▶ **WHAT IS REQUIRED**
From the records below, copy each line in which the string "follows" occurs.

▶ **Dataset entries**

********

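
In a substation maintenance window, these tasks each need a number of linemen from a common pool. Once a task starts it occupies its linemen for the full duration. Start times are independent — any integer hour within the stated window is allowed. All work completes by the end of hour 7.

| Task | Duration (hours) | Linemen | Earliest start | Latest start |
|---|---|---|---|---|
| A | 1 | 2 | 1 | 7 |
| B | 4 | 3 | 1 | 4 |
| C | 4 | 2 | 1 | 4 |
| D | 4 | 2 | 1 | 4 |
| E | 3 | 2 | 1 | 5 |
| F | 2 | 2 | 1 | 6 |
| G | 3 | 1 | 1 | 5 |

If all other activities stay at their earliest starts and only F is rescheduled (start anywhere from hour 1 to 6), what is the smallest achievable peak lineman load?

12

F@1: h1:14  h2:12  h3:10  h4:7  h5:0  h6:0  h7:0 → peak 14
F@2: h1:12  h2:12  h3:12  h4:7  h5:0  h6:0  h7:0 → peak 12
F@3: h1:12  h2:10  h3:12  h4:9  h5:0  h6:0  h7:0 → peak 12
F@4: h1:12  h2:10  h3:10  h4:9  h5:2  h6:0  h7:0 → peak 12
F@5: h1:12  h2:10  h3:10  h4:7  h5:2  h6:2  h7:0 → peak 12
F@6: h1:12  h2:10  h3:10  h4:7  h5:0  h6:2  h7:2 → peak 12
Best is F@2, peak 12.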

********

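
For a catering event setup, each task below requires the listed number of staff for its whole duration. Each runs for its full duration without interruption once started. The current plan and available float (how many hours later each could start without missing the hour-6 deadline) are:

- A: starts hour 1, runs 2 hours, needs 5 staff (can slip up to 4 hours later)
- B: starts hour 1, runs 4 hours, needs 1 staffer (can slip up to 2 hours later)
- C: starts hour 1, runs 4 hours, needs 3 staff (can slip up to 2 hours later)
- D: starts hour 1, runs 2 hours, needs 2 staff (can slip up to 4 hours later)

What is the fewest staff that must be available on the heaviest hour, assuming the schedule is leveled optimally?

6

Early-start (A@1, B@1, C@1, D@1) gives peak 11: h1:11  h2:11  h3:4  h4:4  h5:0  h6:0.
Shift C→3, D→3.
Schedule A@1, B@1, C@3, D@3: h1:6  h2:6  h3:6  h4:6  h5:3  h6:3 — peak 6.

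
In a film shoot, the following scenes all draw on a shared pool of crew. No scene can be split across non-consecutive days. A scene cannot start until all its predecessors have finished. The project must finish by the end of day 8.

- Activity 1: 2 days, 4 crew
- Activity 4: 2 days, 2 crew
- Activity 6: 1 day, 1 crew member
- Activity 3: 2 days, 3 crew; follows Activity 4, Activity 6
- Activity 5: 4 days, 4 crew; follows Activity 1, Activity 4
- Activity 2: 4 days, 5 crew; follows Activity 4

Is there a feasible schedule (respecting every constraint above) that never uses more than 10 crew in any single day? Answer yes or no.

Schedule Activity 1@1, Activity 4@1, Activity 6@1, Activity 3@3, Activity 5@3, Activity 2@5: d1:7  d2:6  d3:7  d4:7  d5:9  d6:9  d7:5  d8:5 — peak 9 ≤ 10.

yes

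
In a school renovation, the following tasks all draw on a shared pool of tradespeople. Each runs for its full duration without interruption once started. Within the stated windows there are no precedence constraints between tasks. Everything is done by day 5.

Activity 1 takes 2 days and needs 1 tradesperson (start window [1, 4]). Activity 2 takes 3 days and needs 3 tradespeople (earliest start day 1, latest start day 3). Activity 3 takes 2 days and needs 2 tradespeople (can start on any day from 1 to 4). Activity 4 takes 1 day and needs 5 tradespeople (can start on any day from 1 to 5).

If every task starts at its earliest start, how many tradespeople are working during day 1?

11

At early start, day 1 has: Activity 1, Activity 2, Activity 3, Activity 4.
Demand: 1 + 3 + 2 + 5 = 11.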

********

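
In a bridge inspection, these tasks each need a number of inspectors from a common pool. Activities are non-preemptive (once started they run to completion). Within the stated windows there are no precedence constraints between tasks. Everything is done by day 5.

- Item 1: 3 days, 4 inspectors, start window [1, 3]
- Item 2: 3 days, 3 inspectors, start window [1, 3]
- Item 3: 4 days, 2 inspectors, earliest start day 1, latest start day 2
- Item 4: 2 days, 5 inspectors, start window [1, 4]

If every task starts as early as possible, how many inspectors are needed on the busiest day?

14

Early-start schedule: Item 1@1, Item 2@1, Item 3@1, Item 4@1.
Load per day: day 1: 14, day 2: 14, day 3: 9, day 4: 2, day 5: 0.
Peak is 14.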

********

▶ **COMPLETED EXERCISE**
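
- Activity 3: 2 days, 3 crew; follows Activity 4, Activity 6
- Activity 5: 4 days, 4 crew; follows Activity 1, Activity 4
- Activity 2: 4 days, 5 crew; follows Activity 4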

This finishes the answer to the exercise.